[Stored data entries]
────────────────────

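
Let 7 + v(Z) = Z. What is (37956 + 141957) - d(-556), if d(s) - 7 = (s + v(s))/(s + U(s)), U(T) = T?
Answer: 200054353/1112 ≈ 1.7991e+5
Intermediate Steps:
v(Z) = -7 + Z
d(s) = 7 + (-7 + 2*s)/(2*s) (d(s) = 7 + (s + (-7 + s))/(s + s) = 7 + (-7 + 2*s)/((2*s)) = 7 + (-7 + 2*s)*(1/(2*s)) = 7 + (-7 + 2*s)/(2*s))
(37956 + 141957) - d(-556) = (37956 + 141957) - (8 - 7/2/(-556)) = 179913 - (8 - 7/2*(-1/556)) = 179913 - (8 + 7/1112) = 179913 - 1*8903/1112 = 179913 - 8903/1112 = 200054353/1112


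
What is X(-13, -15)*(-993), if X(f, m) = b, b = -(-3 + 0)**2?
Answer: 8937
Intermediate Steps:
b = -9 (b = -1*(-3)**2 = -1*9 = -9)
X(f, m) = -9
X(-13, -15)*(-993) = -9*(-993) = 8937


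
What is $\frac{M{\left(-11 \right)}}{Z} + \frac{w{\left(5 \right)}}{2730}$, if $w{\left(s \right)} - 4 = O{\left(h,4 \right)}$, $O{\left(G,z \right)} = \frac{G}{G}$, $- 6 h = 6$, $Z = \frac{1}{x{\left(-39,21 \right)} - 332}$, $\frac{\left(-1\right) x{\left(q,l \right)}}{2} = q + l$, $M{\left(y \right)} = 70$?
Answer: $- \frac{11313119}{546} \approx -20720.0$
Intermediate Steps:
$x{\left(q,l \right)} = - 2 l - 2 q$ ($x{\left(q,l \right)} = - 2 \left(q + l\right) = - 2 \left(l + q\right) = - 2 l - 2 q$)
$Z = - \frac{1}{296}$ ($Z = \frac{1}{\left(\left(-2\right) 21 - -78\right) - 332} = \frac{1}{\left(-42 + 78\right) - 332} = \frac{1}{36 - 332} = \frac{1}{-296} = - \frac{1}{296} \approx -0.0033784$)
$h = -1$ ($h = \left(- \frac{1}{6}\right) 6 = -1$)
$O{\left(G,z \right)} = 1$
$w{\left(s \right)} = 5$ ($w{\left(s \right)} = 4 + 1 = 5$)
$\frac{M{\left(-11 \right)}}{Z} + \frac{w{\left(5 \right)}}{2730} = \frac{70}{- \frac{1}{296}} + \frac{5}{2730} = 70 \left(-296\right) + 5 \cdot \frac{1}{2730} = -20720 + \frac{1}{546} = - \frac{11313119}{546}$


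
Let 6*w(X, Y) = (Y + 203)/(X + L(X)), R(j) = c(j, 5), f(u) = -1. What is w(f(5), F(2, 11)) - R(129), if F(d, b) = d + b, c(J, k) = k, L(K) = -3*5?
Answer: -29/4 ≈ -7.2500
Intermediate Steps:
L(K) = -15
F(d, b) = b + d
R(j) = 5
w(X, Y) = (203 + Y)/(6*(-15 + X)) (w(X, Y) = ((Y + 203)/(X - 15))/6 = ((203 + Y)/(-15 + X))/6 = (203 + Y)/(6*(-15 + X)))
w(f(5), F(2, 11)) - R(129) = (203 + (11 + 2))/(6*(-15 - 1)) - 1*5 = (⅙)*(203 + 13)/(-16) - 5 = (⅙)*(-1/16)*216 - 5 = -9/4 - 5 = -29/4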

────────────────────

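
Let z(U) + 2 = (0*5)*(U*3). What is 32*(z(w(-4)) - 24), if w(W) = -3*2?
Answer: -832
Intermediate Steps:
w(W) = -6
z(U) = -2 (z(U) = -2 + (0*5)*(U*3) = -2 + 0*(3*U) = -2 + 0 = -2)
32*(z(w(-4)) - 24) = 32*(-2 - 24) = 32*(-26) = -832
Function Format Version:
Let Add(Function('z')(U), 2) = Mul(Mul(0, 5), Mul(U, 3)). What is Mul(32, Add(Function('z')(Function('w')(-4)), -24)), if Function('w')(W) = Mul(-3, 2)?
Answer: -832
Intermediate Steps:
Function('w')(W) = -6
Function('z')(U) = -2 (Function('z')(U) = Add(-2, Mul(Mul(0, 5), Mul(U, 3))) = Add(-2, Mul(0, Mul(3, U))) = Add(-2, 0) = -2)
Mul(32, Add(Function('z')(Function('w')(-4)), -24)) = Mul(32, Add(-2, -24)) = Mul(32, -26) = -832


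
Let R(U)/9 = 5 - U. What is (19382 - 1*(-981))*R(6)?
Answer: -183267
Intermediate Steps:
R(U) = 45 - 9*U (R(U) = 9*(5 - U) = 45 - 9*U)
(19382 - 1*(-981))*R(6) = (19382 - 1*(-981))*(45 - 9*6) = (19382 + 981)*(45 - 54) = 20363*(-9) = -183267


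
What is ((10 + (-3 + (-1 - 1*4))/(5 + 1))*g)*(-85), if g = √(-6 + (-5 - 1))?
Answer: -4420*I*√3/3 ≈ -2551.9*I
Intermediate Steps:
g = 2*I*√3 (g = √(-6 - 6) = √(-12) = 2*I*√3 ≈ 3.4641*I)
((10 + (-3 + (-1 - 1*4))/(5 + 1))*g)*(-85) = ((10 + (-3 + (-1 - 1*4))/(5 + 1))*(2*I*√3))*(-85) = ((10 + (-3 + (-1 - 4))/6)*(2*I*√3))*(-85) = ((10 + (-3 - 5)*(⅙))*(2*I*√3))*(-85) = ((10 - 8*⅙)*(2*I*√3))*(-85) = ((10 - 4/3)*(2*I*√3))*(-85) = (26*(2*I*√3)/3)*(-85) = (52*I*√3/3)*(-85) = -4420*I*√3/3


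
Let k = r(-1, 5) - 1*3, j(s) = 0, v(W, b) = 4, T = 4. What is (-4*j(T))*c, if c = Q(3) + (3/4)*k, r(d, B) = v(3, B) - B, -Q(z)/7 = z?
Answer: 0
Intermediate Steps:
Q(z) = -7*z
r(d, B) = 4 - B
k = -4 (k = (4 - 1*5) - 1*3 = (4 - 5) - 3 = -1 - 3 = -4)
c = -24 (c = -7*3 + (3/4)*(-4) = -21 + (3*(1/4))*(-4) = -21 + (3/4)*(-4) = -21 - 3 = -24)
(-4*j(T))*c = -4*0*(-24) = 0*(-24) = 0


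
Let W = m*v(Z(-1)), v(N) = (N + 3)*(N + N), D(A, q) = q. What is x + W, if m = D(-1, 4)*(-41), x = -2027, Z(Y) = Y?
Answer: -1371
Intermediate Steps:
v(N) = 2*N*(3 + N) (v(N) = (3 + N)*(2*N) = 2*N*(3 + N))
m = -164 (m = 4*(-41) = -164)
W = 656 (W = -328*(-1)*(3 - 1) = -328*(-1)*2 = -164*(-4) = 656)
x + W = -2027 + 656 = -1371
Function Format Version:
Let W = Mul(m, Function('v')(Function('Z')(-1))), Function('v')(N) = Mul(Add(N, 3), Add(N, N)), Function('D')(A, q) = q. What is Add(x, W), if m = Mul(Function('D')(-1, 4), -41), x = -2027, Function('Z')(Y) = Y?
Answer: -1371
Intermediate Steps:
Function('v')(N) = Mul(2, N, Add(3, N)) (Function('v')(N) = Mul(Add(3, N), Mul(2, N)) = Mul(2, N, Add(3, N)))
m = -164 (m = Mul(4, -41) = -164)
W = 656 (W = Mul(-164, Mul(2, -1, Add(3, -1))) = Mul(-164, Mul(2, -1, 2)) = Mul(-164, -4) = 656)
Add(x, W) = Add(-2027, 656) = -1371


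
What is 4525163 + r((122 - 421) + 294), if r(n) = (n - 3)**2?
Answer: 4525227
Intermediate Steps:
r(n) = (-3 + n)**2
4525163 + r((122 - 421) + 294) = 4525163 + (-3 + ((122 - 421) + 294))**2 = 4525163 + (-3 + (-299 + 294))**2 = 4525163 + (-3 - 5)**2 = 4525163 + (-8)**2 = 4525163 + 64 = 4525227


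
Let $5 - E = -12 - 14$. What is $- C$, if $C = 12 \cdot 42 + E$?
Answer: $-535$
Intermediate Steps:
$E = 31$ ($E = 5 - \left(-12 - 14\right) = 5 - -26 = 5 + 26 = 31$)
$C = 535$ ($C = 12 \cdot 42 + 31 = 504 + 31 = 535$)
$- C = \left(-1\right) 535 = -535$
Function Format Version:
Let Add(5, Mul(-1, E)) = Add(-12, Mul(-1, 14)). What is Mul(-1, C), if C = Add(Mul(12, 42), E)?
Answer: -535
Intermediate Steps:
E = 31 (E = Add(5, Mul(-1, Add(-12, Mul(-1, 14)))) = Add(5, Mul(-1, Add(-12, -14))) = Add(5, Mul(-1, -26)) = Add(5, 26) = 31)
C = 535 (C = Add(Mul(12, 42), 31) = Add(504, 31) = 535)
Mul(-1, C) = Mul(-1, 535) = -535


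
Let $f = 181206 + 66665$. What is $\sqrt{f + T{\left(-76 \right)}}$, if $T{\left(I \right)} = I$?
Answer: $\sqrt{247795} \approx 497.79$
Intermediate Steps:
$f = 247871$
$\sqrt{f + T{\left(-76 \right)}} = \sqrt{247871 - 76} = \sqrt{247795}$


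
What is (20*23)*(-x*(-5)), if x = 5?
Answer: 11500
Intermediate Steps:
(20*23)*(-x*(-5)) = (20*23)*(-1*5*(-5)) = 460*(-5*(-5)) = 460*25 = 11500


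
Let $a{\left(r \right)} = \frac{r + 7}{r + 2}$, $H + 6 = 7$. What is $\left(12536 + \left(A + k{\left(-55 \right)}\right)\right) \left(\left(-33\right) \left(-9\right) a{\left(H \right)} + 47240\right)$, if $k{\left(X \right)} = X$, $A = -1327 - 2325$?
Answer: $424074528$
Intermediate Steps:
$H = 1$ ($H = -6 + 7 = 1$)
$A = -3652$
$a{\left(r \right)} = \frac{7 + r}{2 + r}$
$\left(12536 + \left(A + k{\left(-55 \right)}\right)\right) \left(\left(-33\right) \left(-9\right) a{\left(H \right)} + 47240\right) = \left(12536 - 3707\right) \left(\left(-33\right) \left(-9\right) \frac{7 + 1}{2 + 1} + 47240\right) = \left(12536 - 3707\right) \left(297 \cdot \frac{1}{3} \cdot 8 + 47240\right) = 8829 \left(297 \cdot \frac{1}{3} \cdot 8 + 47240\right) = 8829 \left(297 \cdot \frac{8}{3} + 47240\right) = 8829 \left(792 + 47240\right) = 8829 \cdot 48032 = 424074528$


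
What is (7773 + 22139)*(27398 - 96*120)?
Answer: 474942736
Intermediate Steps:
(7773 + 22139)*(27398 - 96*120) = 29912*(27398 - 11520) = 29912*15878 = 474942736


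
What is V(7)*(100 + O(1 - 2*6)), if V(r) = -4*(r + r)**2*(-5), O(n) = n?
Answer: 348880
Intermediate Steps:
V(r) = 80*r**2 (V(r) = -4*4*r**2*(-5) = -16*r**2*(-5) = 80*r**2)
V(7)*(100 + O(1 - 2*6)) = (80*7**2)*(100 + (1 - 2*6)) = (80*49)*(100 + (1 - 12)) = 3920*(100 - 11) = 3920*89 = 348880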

────────────────────

From the data above, return every line from the line that has "Let 7 + v(Z)" up to and including the line that has "Answer: 8937", exactly.

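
Let 7 + v(Z) = Z. What is (37956 + 141957) - d(-556), if d(s) - 7 = (s + v(s))/(s + U(s)), U(T) = T?
Answer: 200054353/1112 ≈ 1.7991e+5
Intermediate Steps:
v(Z) = -7 + Z
d(s) = 7 + (-7 + 2*s)/(2*s) (d(s) = 7 + (s + (-7 + s))/(s + s) = 7 + (-7 + 2*s)/((2*s)) = 7 + (-7 + 2*s)*(1/(2*s)) = 7 + (-7 + 2*s)/(2*s))
(37956 + 141957) - d(-556) = (37956 + 141957) - (8 - 7/2/(-556)) = 179913 - (8 - 7/2*(-1/556)) = 179913 - (8 + 7/1112) = 179913 - 1*8903/1112 = 179913 - 8903/1112 = 200054353/1112


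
What is X(-13, -15)*(-993), if X(f, m) = b, b = -(-3 + 0)**2?
Answer: 8937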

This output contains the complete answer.